#### [WORKING DATA]
##############################
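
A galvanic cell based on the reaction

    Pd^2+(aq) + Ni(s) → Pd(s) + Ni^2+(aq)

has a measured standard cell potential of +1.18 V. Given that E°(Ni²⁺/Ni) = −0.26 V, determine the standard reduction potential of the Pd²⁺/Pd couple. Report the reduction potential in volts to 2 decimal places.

In the reaction as written the Pd²⁺/Pd couple is reduced (cathode) and Ni²⁺/Ni is oxidized (anode), so E°cell = E°(Pd²⁺/Pd) − E°(Ni²⁺/Ni).
E°(Pd²⁺/Pd) = E°cell + E°(anode) = +1.18 + (−0.26) = +0.92 V.

+0.92 V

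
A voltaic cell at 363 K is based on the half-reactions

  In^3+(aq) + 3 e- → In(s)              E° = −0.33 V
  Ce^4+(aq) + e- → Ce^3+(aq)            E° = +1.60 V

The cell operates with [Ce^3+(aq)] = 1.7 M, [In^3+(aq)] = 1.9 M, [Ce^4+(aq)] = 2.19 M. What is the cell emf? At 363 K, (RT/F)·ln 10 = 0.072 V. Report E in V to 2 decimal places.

+1.93 V

Since E°(Ce⁴⁺/Ce³⁺) > E°(In³⁺/In), Ce⁴⁺/Ce³⁺ serves as the cathode.
E°cell = E°cat − E°an = +1.60 − (−0.33) = +1.93 V; n = 3.
Balancing gives 3 Ce^4+(aq) + In(s) → 3 Ce^3+(aq) + In^3+(aq); hence Q = ([Ce^3+(aq)]^3·[In^3+(aq)]) / [Ce^4+(aq)]^3 = 0.889 (log Q = −0.051).
Applying E = E° − (RT ln10/nF)·log Q gives +1.93 − (0.072/3)(−0.051) = +1.93 V.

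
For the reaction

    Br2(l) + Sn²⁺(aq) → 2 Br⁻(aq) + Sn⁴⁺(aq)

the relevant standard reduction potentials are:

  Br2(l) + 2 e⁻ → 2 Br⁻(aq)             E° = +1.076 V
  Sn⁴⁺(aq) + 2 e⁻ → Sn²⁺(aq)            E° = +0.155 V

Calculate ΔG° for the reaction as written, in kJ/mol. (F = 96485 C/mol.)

In the reaction as written Br2(l) is reduced, so the Br₂/Br⁻ couple is the cathode and Sn⁴⁺/Sn²⁺ is the anode.
E°cell = +1.076 − (+0.155) = +0.921 V; balancing electrons gives n = 2.
ΔG° = −nFE°cell = −(2)(96485)(+0.921) J/mol = −178 kJ/mol.

−178 kJ/mol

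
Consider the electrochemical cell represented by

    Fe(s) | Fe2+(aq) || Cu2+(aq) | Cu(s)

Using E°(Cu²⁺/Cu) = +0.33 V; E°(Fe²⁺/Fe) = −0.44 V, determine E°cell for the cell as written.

+0.77 V

By convention the left-hand electrode in cell notation is the anode (oxidation) and the right-hand electrode is the cathode (reduction).
E°cell = E°(right) − E°(left) = +0.33 − (−0.44) = +0.77 V.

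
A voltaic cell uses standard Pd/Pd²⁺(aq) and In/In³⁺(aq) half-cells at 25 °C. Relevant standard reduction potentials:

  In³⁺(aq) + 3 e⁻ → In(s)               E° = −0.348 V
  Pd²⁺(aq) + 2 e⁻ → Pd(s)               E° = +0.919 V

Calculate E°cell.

+1.267 V

The Pd²⁺/Pd couple has the higher E°, so Pd ion is reduced (cathode) and In is oxidized (anode).
E°cell = E°(cathode) − E°(anode) = +0.919 − (−0.348) = +1.267 V.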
##############################
In full and without error, transcribe the listing.

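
A galvanic cell based on the reaction

    Pd^2+(aq) + Ni(s) → Pd(s) + Ni^2+(aq)

has a measured standard cell potential of +1.18 V. Given that E°(Ni²⁺/Ni) = −0.26 V, determine the standard reduction potential of the Pd²⁺/Pd couple. Report the reduction potential in volts to 2 decimal places.

In the reaction as written the Pd²⁺/Pd couple is reduced (cathode) and Ni²⁺/Ni is oxidized (anode), so E°cell = E°(Pd²⁺/Pd) − E°(Ni²⁺/Ni).
E°(Pd²⁺/Pd) = E°cell + E°(anode) = +1.18 + (−0.26) = +0.92 V.

+0.92 V

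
A voltaic cell at 363 K is based on the half-reactions

  In^3+(aq) + 3 e- → In(s)              E° = −0.33 V
  Ce^4+(aq) + e- → Ce^3+(aq)            E° = +1.60 V

The cell operates with [Ce^3+(aq)] = 1.7 M, [In^3+(aq)] = 1.9 M, [Ce^4+(aq)] = 2.19 M. What is the cell emf? At 363 K, (RT/F)·ln 10 = 0.072 V. Report E in V to 2 decimal places.

+1.93 V

Since E°(Ce⁴⁺/Ce³⁺) > E°(In³⁺/In), Ce⁴⁺/Ce³⁺ serves as the cathode.
E°cell = E°cat − E°an = +1.60 − (−0.33) = +1.93 V; n = 3.
Balancing gives 3 Ce^4+(aq) + In(s) → 3 Ce^3+(aq) + In^3+(aq); hence Q = ([Ce^3+(aq)]^3·[In^3+(aq)]) / [Ce^4+(aq)]^3 = 0.889 (log Q = −0.051).
Applying E = E° − (RT ln10/nF)·log Q gives +1.93 − (0.072/3)(−0.051) = +1.93 V.

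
For the reaction

    Br2(l) + Sn²⁺(aq) → 2 Br⁻(aq) + Sn⁴⁺(aq)

the relevant standard reduction potentials are:

  Br2(l) + 2 e⁻ → 2 Br⁻(aq)             E° = +1.076 V
  Sn⁴⁺(aq) + 2 e⁻ → Sn²⁺(aq)            E° = +0.155 V

Calculate ΔG° for the reaction as written, in kJ/mol. (F = 96485 C/mol.)

In the reaction as written Br2(l) is reduced, so the Br₂/Br⁻ couple is the cathode and Sn⁴⁺/Sn²⁺ is the anode.
E°cell = +1.076 − (+0.155) = +0.921 V; balancing electrons gives n = 2.
ΔG° = −nFE°cell = −(2)(96485)(+0.921) J/mol = −178 kJ/mol.

−178 kJ/mol

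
Consider the electrochemical cell represented by

    Fe(s) | Fe2+(aq) || Cu2+(aq) | Cu(s)

Using E°(Cu²⁺/Cu) = +0.33 V; E°(Fe²⁺/Fe) = −0.44 V, determine E°cell for the cell as written.

+0.77 V

By convention the left-hand electrode in cell notation is the anode (oxidation) and the right-hand electrode is the cathode (reduction).
E°cell = E°(right) − E°(left) = +0.33 − (−0.44) = +0.77 V.

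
A voltaic cell uses standard Pd/Pd²⁺(aq) and In/In³⁺(aq) half-cells at 25 °C. Relevant standard reduction potentials:

  In³⁺(aq) + 3 e⁻ → In(s)               E° = −0.348 V
  Pd²⁺(aq) + 2 e⁻ → Pd(s)               E° = +0.919 V

Calculate E°cell.

+1.267 V

The Pd²⁺/Pd couple has the higher E°, so Pd ion is reduced (cathode) and In is oxidized (anode).
E°cell = E°(cathode) − E°(anode) = +0.919 − (−0.348) = +1.267 V.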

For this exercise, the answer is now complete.